Your goal
Look through the listing below for lines containing the word "nearest". State only their number.

++++ Exercise input

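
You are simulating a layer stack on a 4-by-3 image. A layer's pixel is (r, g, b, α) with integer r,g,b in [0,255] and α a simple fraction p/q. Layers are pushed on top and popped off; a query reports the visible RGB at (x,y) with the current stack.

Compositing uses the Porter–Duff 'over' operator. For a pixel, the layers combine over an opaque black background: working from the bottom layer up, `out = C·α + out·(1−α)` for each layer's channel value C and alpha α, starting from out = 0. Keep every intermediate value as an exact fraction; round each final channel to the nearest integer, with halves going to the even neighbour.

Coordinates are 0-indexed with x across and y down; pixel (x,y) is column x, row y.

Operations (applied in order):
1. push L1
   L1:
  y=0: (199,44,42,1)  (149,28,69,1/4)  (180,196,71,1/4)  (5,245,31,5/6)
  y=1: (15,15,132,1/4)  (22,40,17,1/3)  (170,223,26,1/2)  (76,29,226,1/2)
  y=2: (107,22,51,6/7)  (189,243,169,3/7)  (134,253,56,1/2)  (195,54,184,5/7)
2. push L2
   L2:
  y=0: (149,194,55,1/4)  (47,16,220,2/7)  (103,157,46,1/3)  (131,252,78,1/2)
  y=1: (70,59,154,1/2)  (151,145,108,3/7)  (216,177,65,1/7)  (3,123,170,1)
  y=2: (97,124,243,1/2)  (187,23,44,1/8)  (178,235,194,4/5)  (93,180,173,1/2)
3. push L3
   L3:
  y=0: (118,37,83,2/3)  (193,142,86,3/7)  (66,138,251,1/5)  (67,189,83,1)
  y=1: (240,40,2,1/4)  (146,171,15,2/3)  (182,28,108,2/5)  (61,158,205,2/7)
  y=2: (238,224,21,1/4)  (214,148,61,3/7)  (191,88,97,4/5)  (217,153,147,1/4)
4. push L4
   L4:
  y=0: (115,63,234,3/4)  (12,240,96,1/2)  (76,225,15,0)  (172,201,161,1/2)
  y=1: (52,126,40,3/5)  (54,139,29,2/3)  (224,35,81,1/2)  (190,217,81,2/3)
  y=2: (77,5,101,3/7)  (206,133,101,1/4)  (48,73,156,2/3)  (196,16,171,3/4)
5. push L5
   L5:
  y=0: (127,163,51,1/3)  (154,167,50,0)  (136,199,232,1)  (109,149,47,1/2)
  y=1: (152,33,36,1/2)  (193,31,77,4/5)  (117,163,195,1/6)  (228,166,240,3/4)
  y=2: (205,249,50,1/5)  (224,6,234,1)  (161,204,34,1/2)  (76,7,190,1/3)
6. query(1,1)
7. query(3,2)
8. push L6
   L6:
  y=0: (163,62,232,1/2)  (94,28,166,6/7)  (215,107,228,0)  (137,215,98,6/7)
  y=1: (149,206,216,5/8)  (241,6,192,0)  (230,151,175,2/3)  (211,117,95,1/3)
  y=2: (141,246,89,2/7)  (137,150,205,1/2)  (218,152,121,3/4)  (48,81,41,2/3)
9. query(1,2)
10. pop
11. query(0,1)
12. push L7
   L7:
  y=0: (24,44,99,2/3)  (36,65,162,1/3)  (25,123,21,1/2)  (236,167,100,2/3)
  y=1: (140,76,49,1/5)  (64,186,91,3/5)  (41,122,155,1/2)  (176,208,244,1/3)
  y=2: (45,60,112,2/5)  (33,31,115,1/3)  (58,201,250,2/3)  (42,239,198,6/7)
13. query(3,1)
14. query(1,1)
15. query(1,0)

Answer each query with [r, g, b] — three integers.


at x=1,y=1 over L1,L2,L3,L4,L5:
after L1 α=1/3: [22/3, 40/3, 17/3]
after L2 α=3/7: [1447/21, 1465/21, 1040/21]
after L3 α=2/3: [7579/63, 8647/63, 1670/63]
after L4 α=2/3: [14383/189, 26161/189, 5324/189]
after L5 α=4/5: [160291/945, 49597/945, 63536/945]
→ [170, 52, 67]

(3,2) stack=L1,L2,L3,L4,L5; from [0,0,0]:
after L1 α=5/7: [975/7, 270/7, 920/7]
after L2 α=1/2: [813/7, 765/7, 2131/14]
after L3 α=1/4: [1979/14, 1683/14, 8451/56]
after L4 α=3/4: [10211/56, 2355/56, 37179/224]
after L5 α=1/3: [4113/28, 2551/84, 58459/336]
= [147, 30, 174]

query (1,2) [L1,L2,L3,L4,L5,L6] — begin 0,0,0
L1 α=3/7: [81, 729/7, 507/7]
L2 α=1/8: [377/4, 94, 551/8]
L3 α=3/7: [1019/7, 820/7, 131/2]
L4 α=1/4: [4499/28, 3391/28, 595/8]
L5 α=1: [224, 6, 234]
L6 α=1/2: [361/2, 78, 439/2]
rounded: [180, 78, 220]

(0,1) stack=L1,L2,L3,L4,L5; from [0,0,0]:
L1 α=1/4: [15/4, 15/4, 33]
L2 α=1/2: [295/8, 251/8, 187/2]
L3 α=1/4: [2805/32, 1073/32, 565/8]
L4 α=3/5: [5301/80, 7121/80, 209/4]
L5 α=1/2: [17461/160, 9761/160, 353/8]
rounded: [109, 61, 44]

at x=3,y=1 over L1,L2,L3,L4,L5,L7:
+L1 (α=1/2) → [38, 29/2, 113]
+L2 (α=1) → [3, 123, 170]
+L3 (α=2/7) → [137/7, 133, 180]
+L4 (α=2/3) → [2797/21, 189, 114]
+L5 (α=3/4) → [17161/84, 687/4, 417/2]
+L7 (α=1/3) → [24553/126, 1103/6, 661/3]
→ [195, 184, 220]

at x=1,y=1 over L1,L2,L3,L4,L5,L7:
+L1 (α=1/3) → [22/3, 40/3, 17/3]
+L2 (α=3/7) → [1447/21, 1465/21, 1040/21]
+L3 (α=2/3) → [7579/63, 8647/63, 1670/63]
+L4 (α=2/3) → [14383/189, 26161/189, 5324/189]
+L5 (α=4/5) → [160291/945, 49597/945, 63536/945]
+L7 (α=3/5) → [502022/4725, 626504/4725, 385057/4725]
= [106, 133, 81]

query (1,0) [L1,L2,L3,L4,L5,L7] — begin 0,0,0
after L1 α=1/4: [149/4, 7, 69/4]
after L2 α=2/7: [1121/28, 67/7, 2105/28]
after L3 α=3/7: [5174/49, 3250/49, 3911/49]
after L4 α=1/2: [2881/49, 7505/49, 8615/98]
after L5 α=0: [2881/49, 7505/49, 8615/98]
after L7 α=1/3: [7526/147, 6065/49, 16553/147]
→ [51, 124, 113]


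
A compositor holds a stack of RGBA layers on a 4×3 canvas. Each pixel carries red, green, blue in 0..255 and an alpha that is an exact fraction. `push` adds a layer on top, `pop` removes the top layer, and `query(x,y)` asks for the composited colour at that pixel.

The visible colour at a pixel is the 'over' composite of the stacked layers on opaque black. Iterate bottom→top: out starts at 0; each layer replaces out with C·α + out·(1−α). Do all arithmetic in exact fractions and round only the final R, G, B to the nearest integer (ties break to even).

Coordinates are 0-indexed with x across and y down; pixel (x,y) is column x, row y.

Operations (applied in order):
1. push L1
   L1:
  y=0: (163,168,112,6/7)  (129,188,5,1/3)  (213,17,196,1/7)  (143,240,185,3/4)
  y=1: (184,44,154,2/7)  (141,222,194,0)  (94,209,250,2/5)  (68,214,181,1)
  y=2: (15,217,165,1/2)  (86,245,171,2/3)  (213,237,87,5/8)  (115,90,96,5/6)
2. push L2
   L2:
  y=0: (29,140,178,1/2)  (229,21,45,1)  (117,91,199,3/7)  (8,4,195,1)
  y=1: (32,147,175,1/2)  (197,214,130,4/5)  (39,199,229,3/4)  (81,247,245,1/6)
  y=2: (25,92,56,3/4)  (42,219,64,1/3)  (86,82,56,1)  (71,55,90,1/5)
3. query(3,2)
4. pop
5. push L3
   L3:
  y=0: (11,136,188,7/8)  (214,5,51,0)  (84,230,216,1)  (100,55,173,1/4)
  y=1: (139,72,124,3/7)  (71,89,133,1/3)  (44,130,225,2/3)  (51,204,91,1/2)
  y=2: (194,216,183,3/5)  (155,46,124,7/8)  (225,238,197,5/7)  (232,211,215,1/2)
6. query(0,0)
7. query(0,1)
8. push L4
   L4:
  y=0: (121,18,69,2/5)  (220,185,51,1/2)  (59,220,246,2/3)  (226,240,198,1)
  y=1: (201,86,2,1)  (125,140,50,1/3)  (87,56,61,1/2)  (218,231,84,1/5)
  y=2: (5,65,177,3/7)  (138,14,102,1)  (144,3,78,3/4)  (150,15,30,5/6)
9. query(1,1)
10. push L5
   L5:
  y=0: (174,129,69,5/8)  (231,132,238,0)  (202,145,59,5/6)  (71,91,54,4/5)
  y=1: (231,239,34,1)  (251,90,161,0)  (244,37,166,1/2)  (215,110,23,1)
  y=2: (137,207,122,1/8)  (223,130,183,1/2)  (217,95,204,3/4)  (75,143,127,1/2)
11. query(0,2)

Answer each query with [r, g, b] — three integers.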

++++++++

Response below
2